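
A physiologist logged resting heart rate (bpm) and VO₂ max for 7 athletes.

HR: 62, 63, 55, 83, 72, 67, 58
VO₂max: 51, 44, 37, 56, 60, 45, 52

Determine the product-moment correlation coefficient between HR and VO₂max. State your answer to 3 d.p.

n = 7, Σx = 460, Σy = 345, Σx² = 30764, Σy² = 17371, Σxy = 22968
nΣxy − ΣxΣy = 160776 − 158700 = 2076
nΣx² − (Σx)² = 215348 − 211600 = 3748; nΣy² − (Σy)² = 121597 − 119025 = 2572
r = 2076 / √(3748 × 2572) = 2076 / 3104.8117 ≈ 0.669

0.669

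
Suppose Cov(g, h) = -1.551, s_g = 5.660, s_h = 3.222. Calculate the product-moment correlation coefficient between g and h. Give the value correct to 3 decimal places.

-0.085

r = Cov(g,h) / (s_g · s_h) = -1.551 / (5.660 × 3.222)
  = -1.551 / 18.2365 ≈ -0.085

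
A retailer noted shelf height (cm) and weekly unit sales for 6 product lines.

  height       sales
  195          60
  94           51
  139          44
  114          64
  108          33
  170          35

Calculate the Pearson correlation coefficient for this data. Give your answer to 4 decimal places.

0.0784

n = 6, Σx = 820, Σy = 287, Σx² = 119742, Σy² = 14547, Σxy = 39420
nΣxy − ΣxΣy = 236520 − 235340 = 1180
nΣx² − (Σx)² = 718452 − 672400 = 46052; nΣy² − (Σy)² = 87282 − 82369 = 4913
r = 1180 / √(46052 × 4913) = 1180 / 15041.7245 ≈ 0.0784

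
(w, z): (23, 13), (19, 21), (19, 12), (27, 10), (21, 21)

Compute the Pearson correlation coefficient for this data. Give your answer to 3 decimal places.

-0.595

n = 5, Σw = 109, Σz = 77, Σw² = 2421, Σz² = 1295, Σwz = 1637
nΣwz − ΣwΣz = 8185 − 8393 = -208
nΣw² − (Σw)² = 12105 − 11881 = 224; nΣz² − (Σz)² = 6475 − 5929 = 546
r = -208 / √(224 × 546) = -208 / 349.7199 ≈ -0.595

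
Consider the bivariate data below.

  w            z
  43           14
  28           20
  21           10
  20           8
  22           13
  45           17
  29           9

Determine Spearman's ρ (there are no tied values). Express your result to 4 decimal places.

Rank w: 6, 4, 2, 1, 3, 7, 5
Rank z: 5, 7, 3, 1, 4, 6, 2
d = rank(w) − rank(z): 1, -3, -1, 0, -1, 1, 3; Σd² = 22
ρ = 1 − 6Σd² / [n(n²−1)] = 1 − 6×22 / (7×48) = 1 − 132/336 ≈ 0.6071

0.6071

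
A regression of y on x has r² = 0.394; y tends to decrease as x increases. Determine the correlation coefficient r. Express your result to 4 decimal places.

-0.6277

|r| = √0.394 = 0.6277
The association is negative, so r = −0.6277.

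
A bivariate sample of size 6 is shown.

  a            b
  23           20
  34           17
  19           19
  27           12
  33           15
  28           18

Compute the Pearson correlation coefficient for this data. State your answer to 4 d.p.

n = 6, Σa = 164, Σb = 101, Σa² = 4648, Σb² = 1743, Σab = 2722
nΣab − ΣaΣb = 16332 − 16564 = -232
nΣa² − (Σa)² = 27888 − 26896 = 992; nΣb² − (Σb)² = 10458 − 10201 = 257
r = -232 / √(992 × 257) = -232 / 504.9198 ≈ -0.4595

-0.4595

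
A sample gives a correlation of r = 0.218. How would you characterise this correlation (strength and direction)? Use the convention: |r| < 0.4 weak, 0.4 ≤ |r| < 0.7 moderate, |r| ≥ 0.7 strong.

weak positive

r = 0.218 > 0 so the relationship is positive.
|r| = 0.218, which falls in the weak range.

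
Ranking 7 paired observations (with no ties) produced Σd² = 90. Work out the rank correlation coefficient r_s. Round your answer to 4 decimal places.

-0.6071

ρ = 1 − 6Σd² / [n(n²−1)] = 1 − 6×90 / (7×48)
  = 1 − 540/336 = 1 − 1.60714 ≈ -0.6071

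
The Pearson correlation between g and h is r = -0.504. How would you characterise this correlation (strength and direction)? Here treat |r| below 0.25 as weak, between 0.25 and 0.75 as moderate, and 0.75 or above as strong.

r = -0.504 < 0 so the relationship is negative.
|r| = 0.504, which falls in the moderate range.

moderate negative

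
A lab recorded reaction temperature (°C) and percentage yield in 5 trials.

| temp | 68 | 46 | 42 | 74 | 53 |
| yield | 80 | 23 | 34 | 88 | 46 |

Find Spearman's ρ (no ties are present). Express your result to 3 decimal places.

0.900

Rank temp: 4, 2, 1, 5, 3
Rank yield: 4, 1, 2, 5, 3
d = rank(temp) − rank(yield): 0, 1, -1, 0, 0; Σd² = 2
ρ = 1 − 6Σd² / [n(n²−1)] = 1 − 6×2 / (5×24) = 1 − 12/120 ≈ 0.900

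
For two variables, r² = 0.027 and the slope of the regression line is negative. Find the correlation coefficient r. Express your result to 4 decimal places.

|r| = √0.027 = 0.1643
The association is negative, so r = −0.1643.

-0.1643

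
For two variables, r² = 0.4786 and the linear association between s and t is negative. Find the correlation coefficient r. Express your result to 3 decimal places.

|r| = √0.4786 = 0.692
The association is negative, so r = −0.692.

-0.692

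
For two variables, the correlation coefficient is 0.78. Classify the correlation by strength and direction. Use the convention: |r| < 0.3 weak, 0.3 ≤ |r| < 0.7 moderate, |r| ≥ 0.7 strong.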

- _WHAT NEEDS TO BE DONE_:
Going through the data above, please tally the lines that contain the string "sales" and return only the total.

- _EXERCISE SOLUTION_:
2